* WORK INSTRUCTION: In the records that follow, find each line with the word "consists" and copy it.

* Saved data entries:

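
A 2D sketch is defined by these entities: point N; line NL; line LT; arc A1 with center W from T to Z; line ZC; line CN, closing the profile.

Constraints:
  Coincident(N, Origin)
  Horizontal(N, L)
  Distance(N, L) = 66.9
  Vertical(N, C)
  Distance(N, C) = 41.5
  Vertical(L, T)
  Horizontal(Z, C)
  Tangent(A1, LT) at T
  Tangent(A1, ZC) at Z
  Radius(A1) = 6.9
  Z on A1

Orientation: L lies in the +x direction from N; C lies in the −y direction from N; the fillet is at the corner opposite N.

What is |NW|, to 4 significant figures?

69.26

N is at the origin; N and L share the same y with |NL| = 66.9 and L on the +x side, so L = (66.90, 0.000). N and C share the same x with |NC| = 41.5 and C on the −y side, so C = (0.000, -41.50). The virtual corner opposite N is at (66.90, -41.50). Since A1 is tangent to LT there, WT ⟂ LT and tangency of A1 to ZC means the radius WZ is perpendicular to ZC, with radius 6.9, so the center W sits 6.9 in from both sides at W = (60.00, -34.60). Then |NW| = |W − N| = 69.26.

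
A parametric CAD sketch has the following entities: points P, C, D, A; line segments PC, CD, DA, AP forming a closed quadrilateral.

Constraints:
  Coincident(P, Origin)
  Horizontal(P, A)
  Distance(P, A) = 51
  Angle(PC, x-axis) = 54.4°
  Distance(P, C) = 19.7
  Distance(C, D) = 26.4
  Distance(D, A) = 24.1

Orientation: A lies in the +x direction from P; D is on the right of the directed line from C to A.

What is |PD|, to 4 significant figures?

27.88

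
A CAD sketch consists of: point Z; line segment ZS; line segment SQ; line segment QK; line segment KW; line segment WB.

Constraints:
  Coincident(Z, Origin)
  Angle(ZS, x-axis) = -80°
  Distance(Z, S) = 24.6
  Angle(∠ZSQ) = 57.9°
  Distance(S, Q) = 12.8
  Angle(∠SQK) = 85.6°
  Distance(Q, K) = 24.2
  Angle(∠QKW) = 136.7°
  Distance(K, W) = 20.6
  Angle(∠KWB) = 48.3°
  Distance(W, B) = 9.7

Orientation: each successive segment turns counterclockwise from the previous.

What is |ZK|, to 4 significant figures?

3.918

Z is at the origin; ZS runs at -80.0° with length 24.6, so S = (4.272, -24.23). ∠ZSQ = 57.9° gives SQ at 42.10° from the x-axis; with |SQ| = 12.8, Q = (13.77, -15.64). ∠SQK = 85.6° gives QK at 136.5° from the x-axis; with |QK| = 24.2, K = (-3.785, 1.013). Then |ZK| = |K − Z| = 3.918.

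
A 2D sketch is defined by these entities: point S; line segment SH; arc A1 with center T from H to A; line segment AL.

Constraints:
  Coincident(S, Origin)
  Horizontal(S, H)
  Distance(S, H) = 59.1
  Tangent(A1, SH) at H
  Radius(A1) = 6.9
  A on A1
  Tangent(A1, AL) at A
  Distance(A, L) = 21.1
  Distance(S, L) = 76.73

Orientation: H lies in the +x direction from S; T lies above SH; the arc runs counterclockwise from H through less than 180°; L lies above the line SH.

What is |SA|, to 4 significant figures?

65.75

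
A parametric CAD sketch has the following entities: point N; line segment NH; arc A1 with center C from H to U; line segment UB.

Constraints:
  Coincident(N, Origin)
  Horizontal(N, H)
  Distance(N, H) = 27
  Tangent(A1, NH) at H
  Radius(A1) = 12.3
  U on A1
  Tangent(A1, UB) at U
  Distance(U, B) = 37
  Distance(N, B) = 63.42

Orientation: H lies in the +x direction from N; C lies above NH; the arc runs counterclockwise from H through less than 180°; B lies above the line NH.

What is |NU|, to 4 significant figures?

41.07

Checks: |CU| = 12.30 ✓; ∠(CU, UB) = 90.00° ✓; |UB| = 37.00 ✓; |NB| = 63.42 ✓.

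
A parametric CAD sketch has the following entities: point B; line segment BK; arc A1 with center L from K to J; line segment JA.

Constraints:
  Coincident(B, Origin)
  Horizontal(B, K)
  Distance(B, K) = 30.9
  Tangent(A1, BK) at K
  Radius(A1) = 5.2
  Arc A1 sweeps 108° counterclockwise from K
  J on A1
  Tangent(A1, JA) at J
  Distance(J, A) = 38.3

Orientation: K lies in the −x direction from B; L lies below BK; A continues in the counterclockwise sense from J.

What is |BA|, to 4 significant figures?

49.45

B is at the origin; BK is horizontal with |BK| = 30.9 and K on the −x side, so K = (-30.90, 0.000). A1 meets BK tangentially, so LK is at right angles to BK, so L = K + (0, -5.2) = (-30.90, -5.200). On A1, K sits at bearing 90° from L; a 108° counterclockwise sweep puts J at bearing 198°, so J = L + 5.2·(cos 198°, sin 198°) = (-35.85, -6.807). The tangent condition forces LJ to be normal to JA, so JA runs along (−sin 198°, cos 198°); with |JA| = 38.3, A = (-24.01, -43.23). Then |BA| = |A − B| = 49.45.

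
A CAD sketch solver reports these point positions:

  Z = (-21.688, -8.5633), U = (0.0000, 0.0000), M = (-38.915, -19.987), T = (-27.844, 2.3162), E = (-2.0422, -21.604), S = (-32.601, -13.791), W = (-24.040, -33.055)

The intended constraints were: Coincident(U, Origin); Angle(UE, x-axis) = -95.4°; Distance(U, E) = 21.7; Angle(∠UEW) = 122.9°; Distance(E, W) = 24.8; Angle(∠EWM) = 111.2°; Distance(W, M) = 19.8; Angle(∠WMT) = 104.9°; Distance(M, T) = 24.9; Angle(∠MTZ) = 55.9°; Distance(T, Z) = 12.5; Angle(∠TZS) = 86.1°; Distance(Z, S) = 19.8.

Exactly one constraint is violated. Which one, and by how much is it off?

Distance(Z, S) = 19.8 — off by 7.70.

U = (0.00, 0.00) ✓; UE at -95.40° ✓; |UE| = 21.70 ✓; ∠UEW = 122.9° ✓; |EW| = 24.80 ✓; ∠EWM = 111.2° ✓; |WM| = 19.80 ✓; ∠WMT = 104.9° ✓; |MT| = 24.90 ✓; ∠MTZ = 55.90° ✓; |TZ| = 12.50 ✓; ∠TZS = 86.09° ✓; |ZS| = 12.10 ✗.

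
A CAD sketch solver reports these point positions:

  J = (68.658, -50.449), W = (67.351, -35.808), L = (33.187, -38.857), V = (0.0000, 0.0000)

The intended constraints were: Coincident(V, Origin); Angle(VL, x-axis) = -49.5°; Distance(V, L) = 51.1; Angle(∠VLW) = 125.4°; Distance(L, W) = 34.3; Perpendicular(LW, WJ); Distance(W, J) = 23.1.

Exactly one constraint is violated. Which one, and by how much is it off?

Distance(W, J) = 23.1 — off by 8.40.

V = (0.00, 0.00) ✓; VL at -49.50° ✓; |VL| = 51.10 ✓; ∠VLW = 125.4° ✓; |LW| = 34.30 ✓; ∠(LW, WJ) = 90.00° ✓; |WJ| = 14.70 ✗.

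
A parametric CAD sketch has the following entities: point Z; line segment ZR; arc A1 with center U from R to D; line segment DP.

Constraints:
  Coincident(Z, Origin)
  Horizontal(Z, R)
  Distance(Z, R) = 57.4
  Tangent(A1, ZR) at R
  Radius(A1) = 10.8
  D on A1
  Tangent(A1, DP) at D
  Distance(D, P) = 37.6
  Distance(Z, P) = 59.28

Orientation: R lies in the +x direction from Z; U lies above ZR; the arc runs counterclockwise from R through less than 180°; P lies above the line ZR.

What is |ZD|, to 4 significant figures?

67.61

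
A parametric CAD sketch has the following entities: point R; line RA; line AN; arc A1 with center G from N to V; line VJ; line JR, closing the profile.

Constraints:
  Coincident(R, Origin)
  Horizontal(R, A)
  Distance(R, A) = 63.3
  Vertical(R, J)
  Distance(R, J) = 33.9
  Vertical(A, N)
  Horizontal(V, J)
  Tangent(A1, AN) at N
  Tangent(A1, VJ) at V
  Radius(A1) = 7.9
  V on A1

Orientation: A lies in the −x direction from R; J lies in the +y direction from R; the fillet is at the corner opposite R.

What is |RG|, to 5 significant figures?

61.198

R is at the origin; RA is horizontal with |RA| = 63.3 and A on the −x side, so A = (-63.300, 0.0000). R and J share the same x with |RJ| = 33.9 and J on the +y side, so J = (0.0000, 33.900). The virtual corner opposite R is at (-63.300, 33.900). The tangent condition forces GN to be normal to AN and A1 meets VJ tangentially, so GV is at right angles to VJ, with radius 7.9, so the center G sits 7.9 in from both sides at G = (-55.400, 26.000). Then |RG| = |G − R| = 61.198.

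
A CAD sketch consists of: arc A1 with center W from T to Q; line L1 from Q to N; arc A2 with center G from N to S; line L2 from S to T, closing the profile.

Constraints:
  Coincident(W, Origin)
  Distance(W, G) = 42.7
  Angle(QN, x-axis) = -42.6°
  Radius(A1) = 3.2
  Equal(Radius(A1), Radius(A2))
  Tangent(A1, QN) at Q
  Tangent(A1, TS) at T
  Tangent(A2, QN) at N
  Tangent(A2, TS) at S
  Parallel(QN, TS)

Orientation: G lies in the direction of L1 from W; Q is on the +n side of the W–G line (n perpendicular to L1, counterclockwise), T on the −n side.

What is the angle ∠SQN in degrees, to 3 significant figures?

8.52°

The slot axis is L1's direction at -42.6°, so u = (cos -42.6°, sin -42.6°) = (0.736, -0.677) and n = (−sin -42.6°, cos -42.6°) = (0.677, 0.736). W is at the origin and G lies 42.7 along u from W, so G = 42.7·u = (31.4, -28.9). Tangency of A1 to both parallel lines with radius 3.2 puts Q and T at W ± 3.2·n: Q = (2.17, 2.36), T = (-2.17, -2.36). Equal radii place N and S the same way about G: N = G + 3.2·n = (33.6, -26.5), S = G − 3.2·n = (29.3, -31.3). Then cos ∠SQN = QS·QN / (|QS||QN|), giving 8.52°.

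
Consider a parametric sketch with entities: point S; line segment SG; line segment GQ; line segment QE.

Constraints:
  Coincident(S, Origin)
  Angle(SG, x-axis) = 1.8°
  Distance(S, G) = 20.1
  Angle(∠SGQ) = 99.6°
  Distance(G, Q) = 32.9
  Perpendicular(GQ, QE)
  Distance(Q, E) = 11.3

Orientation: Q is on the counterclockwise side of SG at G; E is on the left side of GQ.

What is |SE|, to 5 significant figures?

37.239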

* TASK SOLUTION:
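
A CAD sketch consists of: point Z; line segment ZS; line segment SQ; line segment QK; line segment KW; line segment WB.
A CAD sketch consists of: arc A1 with center W from T to Q; line L1 from Q to N; arc A2 with center G from N to S; line L2 from S to T, closing the profile.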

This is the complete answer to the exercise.